Exercise: For the listing that follows, give again exactly the lines from the one with "A pull-based reactive" to the one with "node8 = absv(input5)", including both.

Extracted information:
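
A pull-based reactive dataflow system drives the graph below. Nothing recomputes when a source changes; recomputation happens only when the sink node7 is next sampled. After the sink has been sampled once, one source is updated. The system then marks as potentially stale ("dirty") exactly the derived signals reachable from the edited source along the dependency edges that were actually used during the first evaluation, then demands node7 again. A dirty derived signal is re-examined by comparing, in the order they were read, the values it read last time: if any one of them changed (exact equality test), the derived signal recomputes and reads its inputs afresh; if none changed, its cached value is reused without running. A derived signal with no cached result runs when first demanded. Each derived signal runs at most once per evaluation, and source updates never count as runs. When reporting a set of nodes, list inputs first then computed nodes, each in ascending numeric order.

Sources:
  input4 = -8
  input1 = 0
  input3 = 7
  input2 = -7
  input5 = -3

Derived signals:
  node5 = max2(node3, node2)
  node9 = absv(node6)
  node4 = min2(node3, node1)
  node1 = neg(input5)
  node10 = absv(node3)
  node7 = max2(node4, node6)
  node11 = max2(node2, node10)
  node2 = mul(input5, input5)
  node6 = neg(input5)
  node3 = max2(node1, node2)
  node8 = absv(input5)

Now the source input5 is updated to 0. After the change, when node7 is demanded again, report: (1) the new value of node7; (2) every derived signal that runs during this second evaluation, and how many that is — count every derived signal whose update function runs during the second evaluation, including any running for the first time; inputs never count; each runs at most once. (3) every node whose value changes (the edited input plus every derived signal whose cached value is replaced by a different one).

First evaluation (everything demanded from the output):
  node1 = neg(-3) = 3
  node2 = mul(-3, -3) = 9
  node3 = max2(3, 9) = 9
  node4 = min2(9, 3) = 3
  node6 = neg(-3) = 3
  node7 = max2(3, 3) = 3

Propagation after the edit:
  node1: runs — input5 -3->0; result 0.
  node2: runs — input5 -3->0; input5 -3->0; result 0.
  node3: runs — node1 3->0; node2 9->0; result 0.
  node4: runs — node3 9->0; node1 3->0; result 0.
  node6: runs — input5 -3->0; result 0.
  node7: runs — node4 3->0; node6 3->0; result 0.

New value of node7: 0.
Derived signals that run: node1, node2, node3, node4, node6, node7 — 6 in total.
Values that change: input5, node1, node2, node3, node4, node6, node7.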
==
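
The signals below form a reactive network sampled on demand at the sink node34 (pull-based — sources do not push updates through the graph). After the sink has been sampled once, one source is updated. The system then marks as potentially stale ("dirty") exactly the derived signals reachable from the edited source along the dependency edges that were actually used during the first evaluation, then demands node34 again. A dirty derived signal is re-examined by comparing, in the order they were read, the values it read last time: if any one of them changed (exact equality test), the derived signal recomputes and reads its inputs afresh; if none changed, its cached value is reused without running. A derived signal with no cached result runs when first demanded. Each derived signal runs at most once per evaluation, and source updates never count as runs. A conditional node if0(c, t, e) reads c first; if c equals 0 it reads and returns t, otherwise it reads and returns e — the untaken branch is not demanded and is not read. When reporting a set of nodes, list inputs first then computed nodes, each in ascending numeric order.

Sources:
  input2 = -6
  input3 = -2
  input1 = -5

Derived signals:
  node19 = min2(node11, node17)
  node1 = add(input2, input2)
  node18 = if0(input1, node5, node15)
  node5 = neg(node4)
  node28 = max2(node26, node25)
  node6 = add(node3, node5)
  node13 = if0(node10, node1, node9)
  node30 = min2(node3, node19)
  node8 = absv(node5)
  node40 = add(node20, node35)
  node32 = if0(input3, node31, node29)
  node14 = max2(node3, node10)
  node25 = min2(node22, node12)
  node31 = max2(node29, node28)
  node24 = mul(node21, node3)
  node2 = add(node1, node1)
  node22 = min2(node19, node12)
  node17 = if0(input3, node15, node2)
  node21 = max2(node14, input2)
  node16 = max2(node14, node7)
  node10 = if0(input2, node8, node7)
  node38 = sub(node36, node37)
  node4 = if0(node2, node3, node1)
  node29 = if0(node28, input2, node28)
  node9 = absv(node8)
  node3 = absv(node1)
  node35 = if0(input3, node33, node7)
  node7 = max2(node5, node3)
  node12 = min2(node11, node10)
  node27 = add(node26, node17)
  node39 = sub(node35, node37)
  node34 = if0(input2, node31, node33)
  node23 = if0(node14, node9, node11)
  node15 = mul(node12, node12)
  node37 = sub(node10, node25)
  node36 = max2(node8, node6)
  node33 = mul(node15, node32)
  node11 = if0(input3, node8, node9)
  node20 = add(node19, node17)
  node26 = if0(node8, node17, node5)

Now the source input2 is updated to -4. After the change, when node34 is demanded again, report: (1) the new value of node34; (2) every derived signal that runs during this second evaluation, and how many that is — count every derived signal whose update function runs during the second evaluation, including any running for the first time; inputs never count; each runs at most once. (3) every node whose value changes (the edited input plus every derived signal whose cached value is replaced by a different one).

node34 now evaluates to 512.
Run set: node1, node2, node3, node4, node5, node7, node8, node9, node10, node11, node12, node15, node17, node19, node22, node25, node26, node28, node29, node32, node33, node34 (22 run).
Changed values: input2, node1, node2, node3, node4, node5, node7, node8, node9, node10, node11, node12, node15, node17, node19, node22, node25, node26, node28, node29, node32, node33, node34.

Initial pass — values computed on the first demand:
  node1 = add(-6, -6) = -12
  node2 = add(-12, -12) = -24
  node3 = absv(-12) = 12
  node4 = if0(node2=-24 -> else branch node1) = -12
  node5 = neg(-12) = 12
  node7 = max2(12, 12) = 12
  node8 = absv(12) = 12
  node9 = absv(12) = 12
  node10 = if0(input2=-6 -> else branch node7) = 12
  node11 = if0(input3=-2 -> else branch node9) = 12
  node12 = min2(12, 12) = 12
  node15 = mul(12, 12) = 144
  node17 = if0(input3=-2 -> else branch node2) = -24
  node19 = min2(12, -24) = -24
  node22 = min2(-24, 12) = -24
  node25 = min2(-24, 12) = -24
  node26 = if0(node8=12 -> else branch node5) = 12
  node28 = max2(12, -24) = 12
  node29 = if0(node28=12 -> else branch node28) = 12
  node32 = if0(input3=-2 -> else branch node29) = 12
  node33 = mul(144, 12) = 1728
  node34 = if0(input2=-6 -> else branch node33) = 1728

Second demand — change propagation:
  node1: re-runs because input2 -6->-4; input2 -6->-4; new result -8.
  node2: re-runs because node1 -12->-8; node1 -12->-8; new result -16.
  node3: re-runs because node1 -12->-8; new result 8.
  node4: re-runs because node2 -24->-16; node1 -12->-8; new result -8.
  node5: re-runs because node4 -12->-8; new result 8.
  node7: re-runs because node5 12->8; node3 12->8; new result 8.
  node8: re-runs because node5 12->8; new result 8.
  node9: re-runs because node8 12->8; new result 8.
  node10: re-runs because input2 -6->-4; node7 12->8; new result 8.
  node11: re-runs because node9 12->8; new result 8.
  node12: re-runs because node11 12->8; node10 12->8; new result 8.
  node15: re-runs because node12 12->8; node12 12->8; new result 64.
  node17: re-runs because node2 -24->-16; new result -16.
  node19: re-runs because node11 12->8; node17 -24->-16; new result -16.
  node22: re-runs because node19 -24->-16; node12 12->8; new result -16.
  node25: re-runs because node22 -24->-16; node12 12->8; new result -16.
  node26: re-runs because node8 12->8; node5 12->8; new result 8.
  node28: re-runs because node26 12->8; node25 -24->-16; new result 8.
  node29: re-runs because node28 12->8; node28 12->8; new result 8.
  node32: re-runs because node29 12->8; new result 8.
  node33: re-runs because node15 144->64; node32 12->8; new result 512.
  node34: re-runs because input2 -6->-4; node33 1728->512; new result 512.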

Answer section:
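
A pull-based reactive dataflow system drives the graph below. Nothing recomputes when a source changes; recomputation happens only when the sink node7 is next sampled. After the sink has been sampled once, one source is updated. The system then marks as potentially stale ("dirty") exactly the derived signals reachable from the edited source along the dependency edges that were actually used during the first evaluation, then demands node7 again. A dirty derived signal is re-examined by comparing, in the order they were read, the values it read last time: if any one of them changed (exact equality test), the derived signal recomputes and reads its inputs afresh; if none changed, its cached value is reused without running. A derived signal with no cached result runs when first demanded. Each derived signal runs at most once per evaluation, and source updates never count as runs. When reporting a set of nodes, list inputs first then computed nodes, each in ascending numeric order.

Sources:
  input4 = -8
  input1 = 0
  input3 = 7
  input2 = -7
  input5 = -3

Derived signals:
  node5 = max2(node3, node2)
  node9 = absv(node6)
  node4 = min2(node3, node1)
  node1 = neg(input5)
  node10 = absv(node3)
  node7 = max2(node4, node6)
  node11 = max2(node2, node10)
  node2 = mul(input5, input5)
  node6 = neg(input5)
  node3 = max2(node1, node2)
  node8 = absv(input5)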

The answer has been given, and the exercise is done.